RECORD EXTRACTS:
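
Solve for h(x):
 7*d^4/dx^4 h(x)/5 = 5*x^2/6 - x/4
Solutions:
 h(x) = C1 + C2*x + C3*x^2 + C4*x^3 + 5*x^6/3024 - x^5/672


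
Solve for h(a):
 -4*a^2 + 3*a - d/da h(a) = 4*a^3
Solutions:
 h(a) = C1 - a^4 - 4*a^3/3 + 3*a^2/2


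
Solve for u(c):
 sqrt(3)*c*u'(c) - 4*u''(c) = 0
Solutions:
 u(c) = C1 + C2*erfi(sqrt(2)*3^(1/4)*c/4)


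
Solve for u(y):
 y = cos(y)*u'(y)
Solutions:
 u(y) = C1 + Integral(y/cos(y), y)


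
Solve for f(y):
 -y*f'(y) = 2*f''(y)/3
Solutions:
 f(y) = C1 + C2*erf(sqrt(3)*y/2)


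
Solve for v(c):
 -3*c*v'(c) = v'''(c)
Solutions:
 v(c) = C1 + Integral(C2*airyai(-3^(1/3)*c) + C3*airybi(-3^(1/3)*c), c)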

--

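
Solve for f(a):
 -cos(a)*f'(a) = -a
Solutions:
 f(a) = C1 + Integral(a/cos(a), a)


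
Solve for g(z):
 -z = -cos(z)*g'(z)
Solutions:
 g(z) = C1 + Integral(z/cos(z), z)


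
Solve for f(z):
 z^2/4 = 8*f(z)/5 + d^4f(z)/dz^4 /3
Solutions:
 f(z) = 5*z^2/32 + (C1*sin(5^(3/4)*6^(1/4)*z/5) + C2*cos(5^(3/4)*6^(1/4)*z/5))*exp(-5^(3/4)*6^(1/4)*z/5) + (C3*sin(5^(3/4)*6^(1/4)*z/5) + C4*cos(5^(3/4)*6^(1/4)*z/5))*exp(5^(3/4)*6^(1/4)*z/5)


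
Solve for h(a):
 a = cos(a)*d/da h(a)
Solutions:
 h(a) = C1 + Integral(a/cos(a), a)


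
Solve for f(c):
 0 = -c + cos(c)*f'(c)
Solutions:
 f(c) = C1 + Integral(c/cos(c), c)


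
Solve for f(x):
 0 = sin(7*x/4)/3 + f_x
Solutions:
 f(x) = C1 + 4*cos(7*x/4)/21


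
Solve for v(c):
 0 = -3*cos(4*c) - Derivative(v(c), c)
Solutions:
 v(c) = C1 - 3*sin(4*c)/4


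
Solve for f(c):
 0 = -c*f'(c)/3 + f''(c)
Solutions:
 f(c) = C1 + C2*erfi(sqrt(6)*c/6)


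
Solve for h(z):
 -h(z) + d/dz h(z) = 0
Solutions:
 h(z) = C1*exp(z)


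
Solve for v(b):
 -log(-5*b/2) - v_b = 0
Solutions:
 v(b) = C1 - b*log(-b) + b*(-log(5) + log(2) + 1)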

--

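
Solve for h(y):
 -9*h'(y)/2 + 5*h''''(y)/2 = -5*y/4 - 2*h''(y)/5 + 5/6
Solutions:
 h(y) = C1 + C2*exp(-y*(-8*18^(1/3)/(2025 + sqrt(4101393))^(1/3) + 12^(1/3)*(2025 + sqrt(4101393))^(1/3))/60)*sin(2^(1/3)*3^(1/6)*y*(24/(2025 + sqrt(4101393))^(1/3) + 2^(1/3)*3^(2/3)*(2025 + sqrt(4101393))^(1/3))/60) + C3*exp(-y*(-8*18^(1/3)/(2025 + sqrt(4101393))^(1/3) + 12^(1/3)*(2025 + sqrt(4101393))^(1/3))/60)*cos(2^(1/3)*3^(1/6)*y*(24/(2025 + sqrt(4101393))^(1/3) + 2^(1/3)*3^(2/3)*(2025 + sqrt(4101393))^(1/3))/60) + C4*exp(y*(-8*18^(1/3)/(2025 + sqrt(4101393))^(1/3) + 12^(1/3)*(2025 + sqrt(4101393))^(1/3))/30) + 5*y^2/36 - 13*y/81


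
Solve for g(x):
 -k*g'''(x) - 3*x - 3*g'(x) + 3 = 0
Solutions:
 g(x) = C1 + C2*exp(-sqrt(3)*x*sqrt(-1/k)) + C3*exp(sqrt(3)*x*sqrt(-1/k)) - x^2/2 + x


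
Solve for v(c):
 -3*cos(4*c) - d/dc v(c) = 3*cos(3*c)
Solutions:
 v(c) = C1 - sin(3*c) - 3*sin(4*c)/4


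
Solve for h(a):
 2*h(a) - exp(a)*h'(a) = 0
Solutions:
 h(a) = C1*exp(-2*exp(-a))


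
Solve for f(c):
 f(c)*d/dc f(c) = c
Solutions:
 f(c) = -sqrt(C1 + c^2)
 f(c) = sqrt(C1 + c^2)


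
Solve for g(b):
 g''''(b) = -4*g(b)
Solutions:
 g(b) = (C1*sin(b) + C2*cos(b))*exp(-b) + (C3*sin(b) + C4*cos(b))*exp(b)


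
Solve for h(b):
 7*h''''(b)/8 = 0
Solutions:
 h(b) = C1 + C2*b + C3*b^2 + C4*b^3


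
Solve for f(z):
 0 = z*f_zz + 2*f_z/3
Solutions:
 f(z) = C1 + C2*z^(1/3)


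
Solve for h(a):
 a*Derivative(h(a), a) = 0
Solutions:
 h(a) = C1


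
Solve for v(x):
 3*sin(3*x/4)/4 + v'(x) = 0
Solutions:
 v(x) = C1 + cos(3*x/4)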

WHAT IS BEING ASKED:
From the listing above, copy out each line where the word "Derivative" appears.

TASK RESULT:
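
 0 = -3*cos(4*c) - Derivative(v(c), c)
 a*Derivative(h(a), a) = 0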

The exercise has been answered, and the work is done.